> **Your objective**:
A word-for-word printout of the whole listing is needed.

> **Provided data**:
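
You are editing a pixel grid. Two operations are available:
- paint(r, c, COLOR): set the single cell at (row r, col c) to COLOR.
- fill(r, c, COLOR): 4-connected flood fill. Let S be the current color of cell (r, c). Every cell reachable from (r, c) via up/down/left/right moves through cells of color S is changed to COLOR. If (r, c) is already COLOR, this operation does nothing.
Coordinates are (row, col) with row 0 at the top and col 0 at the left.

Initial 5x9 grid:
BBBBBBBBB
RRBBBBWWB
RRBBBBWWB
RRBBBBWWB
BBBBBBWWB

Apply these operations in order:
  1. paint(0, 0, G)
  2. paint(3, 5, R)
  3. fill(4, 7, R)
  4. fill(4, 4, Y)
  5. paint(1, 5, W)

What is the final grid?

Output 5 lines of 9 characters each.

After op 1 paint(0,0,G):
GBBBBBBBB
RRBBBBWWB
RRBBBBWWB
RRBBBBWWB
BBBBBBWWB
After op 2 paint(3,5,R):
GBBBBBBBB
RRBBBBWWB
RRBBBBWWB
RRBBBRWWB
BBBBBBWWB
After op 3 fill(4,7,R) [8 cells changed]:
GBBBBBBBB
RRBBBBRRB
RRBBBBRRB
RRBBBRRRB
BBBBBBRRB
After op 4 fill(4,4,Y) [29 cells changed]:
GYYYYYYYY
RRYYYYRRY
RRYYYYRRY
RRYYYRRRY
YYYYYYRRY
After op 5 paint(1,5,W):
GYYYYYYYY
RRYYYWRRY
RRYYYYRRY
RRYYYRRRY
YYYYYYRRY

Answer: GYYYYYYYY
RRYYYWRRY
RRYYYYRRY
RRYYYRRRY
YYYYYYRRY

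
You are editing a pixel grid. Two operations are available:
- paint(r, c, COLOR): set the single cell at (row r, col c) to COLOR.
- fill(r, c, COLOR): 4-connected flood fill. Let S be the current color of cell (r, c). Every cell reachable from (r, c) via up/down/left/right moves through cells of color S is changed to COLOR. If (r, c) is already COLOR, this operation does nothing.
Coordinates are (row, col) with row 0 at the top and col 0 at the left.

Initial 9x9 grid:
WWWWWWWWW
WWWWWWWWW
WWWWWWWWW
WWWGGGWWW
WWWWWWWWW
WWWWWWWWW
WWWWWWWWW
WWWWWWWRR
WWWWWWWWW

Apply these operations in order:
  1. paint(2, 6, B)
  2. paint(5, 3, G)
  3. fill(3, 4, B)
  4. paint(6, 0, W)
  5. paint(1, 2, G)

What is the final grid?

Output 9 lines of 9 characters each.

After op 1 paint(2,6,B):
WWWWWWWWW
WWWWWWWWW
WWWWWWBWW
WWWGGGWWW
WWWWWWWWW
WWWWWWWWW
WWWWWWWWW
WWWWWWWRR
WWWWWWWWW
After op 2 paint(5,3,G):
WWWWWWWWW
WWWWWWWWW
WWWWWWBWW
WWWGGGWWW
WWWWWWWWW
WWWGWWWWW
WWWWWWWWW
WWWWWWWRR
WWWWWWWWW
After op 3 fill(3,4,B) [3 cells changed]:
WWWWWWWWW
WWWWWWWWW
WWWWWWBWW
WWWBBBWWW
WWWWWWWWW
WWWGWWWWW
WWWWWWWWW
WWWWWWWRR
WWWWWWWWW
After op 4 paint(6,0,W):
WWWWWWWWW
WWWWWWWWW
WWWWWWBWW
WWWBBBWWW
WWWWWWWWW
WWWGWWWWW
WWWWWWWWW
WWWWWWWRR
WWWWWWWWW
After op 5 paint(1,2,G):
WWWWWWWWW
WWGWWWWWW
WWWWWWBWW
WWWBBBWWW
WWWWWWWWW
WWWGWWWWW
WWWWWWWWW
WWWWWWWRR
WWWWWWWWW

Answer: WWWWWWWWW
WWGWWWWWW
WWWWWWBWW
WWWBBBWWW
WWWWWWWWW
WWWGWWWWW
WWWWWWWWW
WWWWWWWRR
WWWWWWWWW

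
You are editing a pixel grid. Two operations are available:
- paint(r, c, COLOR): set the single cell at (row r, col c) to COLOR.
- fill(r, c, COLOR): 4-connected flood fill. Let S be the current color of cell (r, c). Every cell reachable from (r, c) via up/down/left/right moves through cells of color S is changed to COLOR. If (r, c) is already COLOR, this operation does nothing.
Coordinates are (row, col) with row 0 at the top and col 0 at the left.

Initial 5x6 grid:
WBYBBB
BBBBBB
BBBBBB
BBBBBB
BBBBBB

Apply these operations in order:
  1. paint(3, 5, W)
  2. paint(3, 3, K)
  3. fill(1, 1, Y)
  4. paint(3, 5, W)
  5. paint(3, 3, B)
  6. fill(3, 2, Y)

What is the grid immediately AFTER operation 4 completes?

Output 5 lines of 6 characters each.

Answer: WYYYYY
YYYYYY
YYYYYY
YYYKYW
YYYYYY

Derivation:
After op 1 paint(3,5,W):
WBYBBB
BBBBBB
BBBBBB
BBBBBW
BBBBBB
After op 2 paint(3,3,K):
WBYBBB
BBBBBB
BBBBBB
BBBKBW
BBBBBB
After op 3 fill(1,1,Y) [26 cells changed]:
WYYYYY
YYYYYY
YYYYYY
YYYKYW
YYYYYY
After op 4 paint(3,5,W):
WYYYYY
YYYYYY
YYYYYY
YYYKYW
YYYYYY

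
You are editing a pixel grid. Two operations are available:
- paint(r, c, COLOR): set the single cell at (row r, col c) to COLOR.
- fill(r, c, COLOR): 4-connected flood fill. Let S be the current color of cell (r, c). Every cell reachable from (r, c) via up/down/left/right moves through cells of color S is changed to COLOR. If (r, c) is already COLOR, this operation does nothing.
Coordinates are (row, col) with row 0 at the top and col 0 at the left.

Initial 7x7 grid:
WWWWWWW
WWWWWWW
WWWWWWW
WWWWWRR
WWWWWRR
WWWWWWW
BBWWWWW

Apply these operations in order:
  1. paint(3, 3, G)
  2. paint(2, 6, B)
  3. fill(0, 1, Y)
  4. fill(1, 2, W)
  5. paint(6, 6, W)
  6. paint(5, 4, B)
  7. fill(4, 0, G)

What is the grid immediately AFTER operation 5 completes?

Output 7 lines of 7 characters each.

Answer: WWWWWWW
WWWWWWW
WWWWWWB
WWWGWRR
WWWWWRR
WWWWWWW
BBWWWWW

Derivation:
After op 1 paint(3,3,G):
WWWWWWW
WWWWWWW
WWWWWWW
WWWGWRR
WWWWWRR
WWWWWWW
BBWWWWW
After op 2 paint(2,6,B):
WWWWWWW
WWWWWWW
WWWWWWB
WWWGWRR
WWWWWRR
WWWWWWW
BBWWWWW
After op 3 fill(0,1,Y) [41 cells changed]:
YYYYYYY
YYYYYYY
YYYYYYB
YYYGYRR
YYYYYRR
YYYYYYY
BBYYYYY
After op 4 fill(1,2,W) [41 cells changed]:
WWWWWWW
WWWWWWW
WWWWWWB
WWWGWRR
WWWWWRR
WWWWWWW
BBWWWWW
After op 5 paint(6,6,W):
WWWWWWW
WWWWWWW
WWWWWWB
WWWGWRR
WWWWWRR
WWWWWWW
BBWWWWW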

> **Exercise response**:
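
You are editing a pixel grid. Two operations are available:
- paint(r, c, COLOR): set the single cell at (row r, col c) to COLOR.
- fill(r, c, COLOR): 4-connected flood fill. Let S be the current color of cell (r, c). Every cell reachable from (r, c) via up/down/left/right moves through cells of color S is changed to COLOR. If (r, c) is already COLOR, this operation does nothing.
Coordinates are (row, col) with row 0 at the top and col 0 at the left.

Initial 5x9 grid:
BBBBBBBBB
RRBBBBWWB
RRBBBBWWB
RRBBBBWWB
BBBBBBWWB

Apply these operations in order:
  1. paint(0, 0, G)
  2. paint(3, 5, R)
  3. fill(4, 7, R)
  4. fill(4, 4, Y)
  5. paint(1, 5, W)

What is the final grid?

Output 5 lines of 9 characters each.

After op 1 paint(0,0,G):
GBBBBBBBB
RRBBBBWWB
RRBBBBWWB
RRBBBBWWB
BBBBBBWWB
After op 2 paint(3,5,R):
GBBBBBBBB
RRBBBBWWB
RRBBBBWWB
RRBBBRWWB
BBBBBBWWB
After op 3 fill(4,7,R) [8 cells changed]:
GBBBBBBBB
RRBBBBRRB
RRBBBBRRB
RRBBBRRRB
BBBBBBRRB
After op 4 fill(4,4,Y) [29 cells changed]:
GYYYYYYYY
RRYYYYRRY
RRYYYYRRY
RRYYYRRRY
YYYYYYRRY
After op 5 paint(1,5,W):
GYYYYYYYY
RRYYYWRRY
RRYYYYRRY
RRYYYRRRY
YYYYYYRRY

Answer: GYYYYYYYY
RRYYYWRRY
RRYYYYRRY
RRYYYRRRY
YYYYYYRRY

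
You are editing a pixel grid. Two operations are available:
- paint(r, c, COLOR): set the single cell at (row r, col c) to COLOR.
- fill(r, c, COLOR): 4-connected flood fill. Let S be the current color of cell (r, c). Every cell reachable from (r, c) via up/down/left/right moves through cells of color S is changed to COLOR. If (r, c) is already COLOR, this operation does nothing.
Coordinates are (row, col) with row 0 at the top and col 0 at the left.

Initial 9x9 grid:
WWWWWWWWW
WWWWWWWWW
WWWWWWWWW
WWWGGGWWW
WWWWWWWWW
WWWWWWWWW
WWWWWWWWW
WWWWWWWRR
WWWWWWWWW

Apply these operations in order:
  1. paint(2, 6, B)
  2. paint(5, 3, G)
  3. fill(3, 4, B)
  4. paint(6, 0, W)
  5. paint(1, 2, G)

What is the final grid?

Output 9 lines of 9 characters each.

After op 1 paint(2,6,B):
WWWWWWWWW
WWWWWWWWW
WWWWWWBWW
WWWGGGWWW
WWWWWWWWW
WWWWWWWWW
WWWWWWWWW
WWWWWWWRR
WWWWWWWWW
After op 2 paint(5,3,G):
WWWWWWWWW
WWWWWWWWW
WWWWWWBWW
WWWGGGWWW
WWWWWWWWW
WWWGWWWWW
WWWWWWWWW
WWWWWWWRR
WWWWWWWWW
After op 3 fill(3,4,B) [3 cells changed]:
WWWWWWWWW
WWWWWWWWW
WWWWWWBWW
WWWBBBWWW
WWWWWWWWW
WWWGWWWWW
WWWWWWWWW
WWWWWWWRR
WWWWWWWWW
After op 4 paint(6,0,W):
WWWWWWWWW
WWWWWWWWW
WWWWWWBWW
WWWBBBWWW
WWWWWWWWW
WWWGWWWWW
WWWWWWWWW
WWWWWWWRR
WWWWWWWWW
After op 5 paint(1,2,G):
WWWWWWWWW
WWGWWWWWW
WWWWWWBWW
WWWBBBWWW
WWWWWWWWW
WWWGWWWWW
WWWWWWWWW
WWWWWWWRR
WWWWWWWWW

Answer: WWWWWWWWW
WWGWWWWWW
WWWWWWBWW
WWWBBBWWW
WWWWWWWWW
WWWGWWWWW
WWWWWWWWW
WWWWWWWRR
WWWWWWWWW

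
You are editing a pixel grid. Two operations are available:
- paint(r, c, COLOR): set the single cell at (row r, col c) to COLOR.
- fill(r, c, COLOR): 4-connected flood fill. Let S be the current color of cell (r, c). Every cell reachable from (r, c) via up/down/left/right moves through cells of color S is changed to COLOR. If (r, c) is already COLOR, this operation does nothing.
Coordinates are (row, col) with row 0 at the top and col 0 at the left.

Initial 5x6 grid:
WBYBBB
BBBBBB
BBBBBB
BBBBBB
BBBBBB

Apply these operations in order:
  1. paint(3, 5, W)
  2. paint(3, 3, K)
  3. fill(1, 1, Y)
  4. paint(3, 5, W)
  5. paint(3, 3, B)
  6. fill(3, 2, Y)

What is the grid immediately AFTER operation 4 completes?

Output 5 lines of 6 characters each.

Answer: WYYYYY
YYYYYY
YYYYYY
YYYKYW
YYYYYY

Derivation:
After op 1 paint(3,5,W):
WBYBBB
BBBBBB
BBBBBB
BBBBBW
BBBBBB
After op 2 paint(3,3,K):
WBYBBB
BBBBBB
BBBBBB
BBBKBW
BBBBBB
After op 3 fill(1,1,Y) [26 cells changed]:
WYYYYY
YYYYYY
YYYYYY
YYYKYW
YYYYYY
After op 4 paint(3,5,W):
WYYYYY
YYYYYY
YYYYYY
YYYKYW
YYYYYY

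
You are editing a pixel grid. Two operations are available:
- paint(r, c, COLOR): set the single cell at (row r, col c) to COLOR.
- fill(r, c, COLOR): 4-connected flood fill. Let S be the current color of cell (r, c). Every cell reachable from (r, c) via up/down/left/right moves through cells of color S is changed to COLOR. If (r, c) is already COLOR, this operation does nothing.
Coordinates are (row, col) with row 0 at the top and col 0 at the left.

Initial 7x7 grid:
WWWWWWW
WWWWWWW
WWWWWWW
WWWWWRR
WWWWWRR
WWWWWWW
BBWWWWW

Apply these operations in order:
  1. paint(3, 3, G)
  2. paint(2, 6, B)
  3. fill(0, 1, Y)
  4. fill(1, 2, W)
  5. paint(6, 6, W)
  6. paint(5, 4, B)
  7. fill(4, 0, G)

What is the grid immediately AFTER operation 5 completes?

Output 7 lines of 7 characters each.

Answer: WWWWWWW
WWWWWWW
WWWWWWB
WWWGWRR
WWWWWRR
WWWWWWW
BBWWWWW

Derivation:
After op 1 paint(3,3,G):
WWWWWWW
WWWWWWW
WWWWWWW
WWWGWRR
WWWWWRR
WWWWWWW
BBWWWWW
After op 2 paint(2,6,B):
WWWWWWW
WWWWWWW
WWWWWWB
WWWGWRR
WWWWWRR
WWWWWWW
BBWWWWW
After op 3 fill(0,1,Y) [41 cells changed]:
YYYYYYY
YYYYYYY
YYYYYYB
YYYGYRR
YYYYYRR
YYYYYYY
BBYYYYY
After op 4 fill(1,2,W) [41 cells changed]:
WWWWWWW
WWWWWWW
WWWWWWB
WWWGWRR
WWWWWRR
WWWWWWW
BBWWWWW
After op 5 paint(6,6,W):
WWWWWWW
WWWWWWW
WWWWWWB
WWWGWRR
WWWWWRR
WWWWWWW
BBWWWWW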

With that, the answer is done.